* [DIRECTIONS]: Retype all of the records precisely.
Top of DATASET ENTRIES
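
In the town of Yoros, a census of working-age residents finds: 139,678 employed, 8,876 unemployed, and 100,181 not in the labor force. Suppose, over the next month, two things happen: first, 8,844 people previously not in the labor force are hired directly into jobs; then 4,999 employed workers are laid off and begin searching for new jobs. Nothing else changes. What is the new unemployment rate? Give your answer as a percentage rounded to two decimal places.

New unemployment rate ≈ 8.82%.

Initially, labor force = 139,678 + 8,876 = 148,554, so u = 8,876/148,554 = 5.97%.
After the first change, employed and labor force both rise by 8,844; unemployed unchanged → E = 148,522, U = 8,876, labor force = 157,398.
After the second change, employed falls and unemployed rises by 4,999; labor force unchanged → E = 143,523, U = 13,875, labor force = 157,398.
New unemployment rate = 13,875 / 157,398 = 8.82%.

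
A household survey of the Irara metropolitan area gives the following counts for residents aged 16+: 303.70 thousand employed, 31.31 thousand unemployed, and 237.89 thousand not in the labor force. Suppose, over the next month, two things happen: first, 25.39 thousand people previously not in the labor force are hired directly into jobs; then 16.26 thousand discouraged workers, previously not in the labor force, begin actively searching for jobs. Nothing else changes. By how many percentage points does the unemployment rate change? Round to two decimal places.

The unemployment rate changes by +3.28 percentage points.

Initially, labor force = 303.70 + 31.31 = 335.01 thousand, so u = 31.31/335.01 = 9.35%.
After the first change, employed and labor force both rise by 25.39; unemployed unchanged → E = 329.09, U = 31.31, labor force = 360.40 thousand.
After the second change, unemployed and labor force both rise by 16.26 → E = 329.09, U = 47.57, labor force = 376.66 thousand.
New unemployment rate = 47.57 / 376.66 = 12.63%.
Change = 12.63% − 9.35% = +3.28 percentage points.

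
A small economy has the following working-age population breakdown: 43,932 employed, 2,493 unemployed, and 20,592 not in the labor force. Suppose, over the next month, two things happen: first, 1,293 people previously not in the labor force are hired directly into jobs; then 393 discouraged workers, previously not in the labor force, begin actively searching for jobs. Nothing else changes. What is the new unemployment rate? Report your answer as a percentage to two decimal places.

Initially, labor force = 43,932 + 2,493 = 46,425, so u = 2,493/46,425 = 5.37%.
After the first change, employed and labor force both rise by 1,293; unemployed unchanged → E = 45,225, U = 2,493, labor force = 47,718.
After the second change, unemployed and labor force both rise by 393 → E = 45,225, U = 2,886, labor force = 48,111.
New unemployment rate = 2,886 / 48,111 = 6.00%.

New unemployment rate ≈ 6.00%.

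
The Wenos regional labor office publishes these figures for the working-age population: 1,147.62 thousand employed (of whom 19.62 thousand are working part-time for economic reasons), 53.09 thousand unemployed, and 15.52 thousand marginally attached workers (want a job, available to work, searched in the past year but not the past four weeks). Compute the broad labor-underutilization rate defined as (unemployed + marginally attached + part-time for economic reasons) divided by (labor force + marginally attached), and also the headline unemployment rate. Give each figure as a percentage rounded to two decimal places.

Broad underutilization rate ≈ 7.25%; headline unemployment rate ≈ 4.42%.

Labor force = 1,147.62 + 53.09 = 1,200.71 thousand.
Numerator = 53.09 + 15.52 + 19.62 = 88.23 thousand.
Denominator = 1,200.71 + 15.52 = 1,216.23 thousand.
Broad rate = 88.23 / 1,216.23 = 7.25%.
Headline unemployment rate = 53.09 / 1,200.71 = 4.42%.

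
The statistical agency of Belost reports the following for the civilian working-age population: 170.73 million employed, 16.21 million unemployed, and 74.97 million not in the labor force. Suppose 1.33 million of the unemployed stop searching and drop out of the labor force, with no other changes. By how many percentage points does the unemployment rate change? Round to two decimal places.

Initially, labor force = 170.73 + 16.21 = 186.94 million, so u = 16.21/186.94 = 8.67%.
After the change, unemployed and labor force both fall by 1.33 → E = 170.73, U = 14.88, labor force = 185.61 million.
New unemployment rate = 14.88 / 185.61 = 8.02%.
Change = 8.02% − 8.67% = −0.65 percentage points.

The unemployment rate changes by −0.65 percentage points.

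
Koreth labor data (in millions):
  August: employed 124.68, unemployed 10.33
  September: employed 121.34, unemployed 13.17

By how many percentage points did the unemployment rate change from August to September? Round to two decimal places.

The unemployment rate changed by +2.14 percentage points.

August: labor force = 124.68 + 10.33 = 135.01; u = 10.33/135.01 = 7.65%.
September: labor force = 121.34 + 13.17 = 134.51; u = 13.17/134.51 = 9.79%.
Change = 9.79% − 7.65% = +2.14 pp.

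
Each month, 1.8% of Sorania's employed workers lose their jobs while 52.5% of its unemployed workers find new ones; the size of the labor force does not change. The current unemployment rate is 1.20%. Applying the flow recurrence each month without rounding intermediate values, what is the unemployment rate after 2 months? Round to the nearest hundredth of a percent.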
Bottom of DATASET ENTRIES
* [OUTPUT FOR THIS EXERCISE]:
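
In the town of Yoros, a census of working-age residents finds: 139,678 employed, 8,876 unemployed, and 100,181 not in the labor force. Suppose, over the next month, two things happen: first, 8,844 people previously not in the labor force are hired directly into jobs; then 4,999 employed workers are laid off and begin searching for new jobs. Nothing else changes. What is the new unemployment rate? Give your answer as a percentage rounded to two decimal places.

New unemployment rate ≈ 8.82%.

Initially, labor force = 139,678 + 8,876 = 148,554, so u = 8,876/148,554 = 5.97%.
After the first change, employed and labor force both rise by 8,844; unemployed unchanged → E = 148,522, U = 8,876, labor force = 157,398.
After the second change, employed falls and unemployed rises by 4,999; labor force unchanged → E = 143,523, U = 13,875, labor force = 157,398.
New unemployment rate = 13,875 / 157,398 = 8.82%.

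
A household survey of the Irara metropolitan area gives the following counts for residents aged 16+: 303.70 thousand employed, 31.31 thousand unemployed, and 237.89 thousand not in the labor force. Suppose, over the next month, two things happen: first, 25.39 thousand people previously not in the labor force are hired directly into jobs; then 16.26 thousand discouraged workers, previously not in the labor force, begin actively searching for jobs. Nothing else changes. By how many percentage points does the unemployment rate change? Round to two decimal places.

The unemployment rate changes by +3.28 percentage points.

Initially, labor force = 303.70 + 31.31 = 335.01 thousand, so u = 31.31/335.01 = 9.35%.
After the first change, employed and labor force both rise by 25.39; unemployed unchanged → E = 329.09, U = 31.31, labor force = 360.40 thousand.
After the second change, unemployed and labor force both rise by 16.26 → E = 329.09, U = 47.57, labor force = 376.66 thousand.
New unemployment rate = 47.57 / 376.66 = 12.63%.
Change = 12.63% − 9.35% = +3.28 percentage points.

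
A small economy has the following working-age population breakdown: 43,932 employed, 2,493 unemployed, and 20,592 not in the labor force. Suppose, over the next month, two things happen: first, 1,293 people previously not in the labor force are hired directly into jobs; then 393 discouraged workers, previously not in the labor force, begin actively searching for jobs. Nothing else changes. What is the new unemployment rate? Report your answer as a percentage to two decimal places.

Initially, labor force = 43,932 + 2,493 = 46,425, so u = 2,493/46,425 = 5.37%.
After the first change, employed and labor force both rise by 1,293; unemployed unchanged → E = 45,225, U = 2,493, labor force = 47,718.
After the second change, unemployed and labor force both rise by 393 → E = 45,225, U = 2,886, labor force = 48,111.
New unemployment rate = 2,886 / 48,111 = 6.00%.

New unemployment rate ≈ 6.00%.

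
The Wenos regional labor office publishes these figures for the working-age population: 1,147.62 thousand employed (of whom 19.62 thousand are working part-time for economic reasons), 53.09 thousand unemployed, and 15.52 thousand marginally attached workers (want a job, available to work, searched in the past year but not the past four weeks). Compute the broad labor-underutilization rate defined as (unemployed + marginally attached + part-time for economic reasons) divided by (labor force + marginally attached), and also the headline unemployment rate. Give each figure as a percentage rounded to two decimal places.

Broad underutilization rate ≈ 7.25%; headline unemployment rate ≈ 4.42%.

Labor force = 1,147.62 + 53.09 = 1,200.71 thousand.
Numerator = 53.09 + 15.52 + 19.62 = 88.23 thousand.
Denominator = 1,200.71 + 15.52 = 1,216.23 thousand.
Broad rate = 88.23 / 1,216.23 = 7.25%.
Headline unemployment rate = 53.09 / 1,200.71 = 4.42%.

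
The statistical agency of Belost reports the following for the civilian working-age population: 170.73 million employed, 16.21 million unemployed, and 74.97 million not in the labor force. Suppose 1.33 million of the unemployed stop searching and drop out of the labor force, with no other changes. By how many percentage points does the unemployment rate change? Round to two decimal places.

Initially, labor force = 170.73 + 16.21 = 186.94 million, so u = 16.21/186.94 = 8.67%.
After the change, unemployed and labor force both fall by 1.33 → E = 170.73, U = 14.88, labor force = 185.61 million.
New unemployment rate = 14.88 / 185.61 = 8.02%.
Change = 8.02% − 8.67% = −0.65 percentage points.

The unemployment rate changes by −0.65 percentage points.

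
Koreth labor data (in millions):
  August: employed 124.68, unemployed 10.33
  September: employed 121.34, unemployed 13.17

By how many percentage points did the unemployment rate change from August to September? Round to two decimal places.

The unemployment rate changed by +2.14 percentage points.

August: labor force = 124.68 + 10.33 = 135.01; u = 10.33/135.01 = 7.65%.
September: labor force = 121.34 + 13.17 = 134.51; u = 13.17/134.51 = 9.79%.
Change = 9.79% − 7.65% = +2.14 pp.

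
Each month, 1.8% of Sorania's employed workers lose their jobs while 52.5% of its unemployed workers find new ones; the size of the labor force does not change. The current unemployment rate is 1.20%. Applying the flow recurrence each month without rounding intermediate values, what is the unemployment rate after 2 months? Round to the nearest hundredth of a percent.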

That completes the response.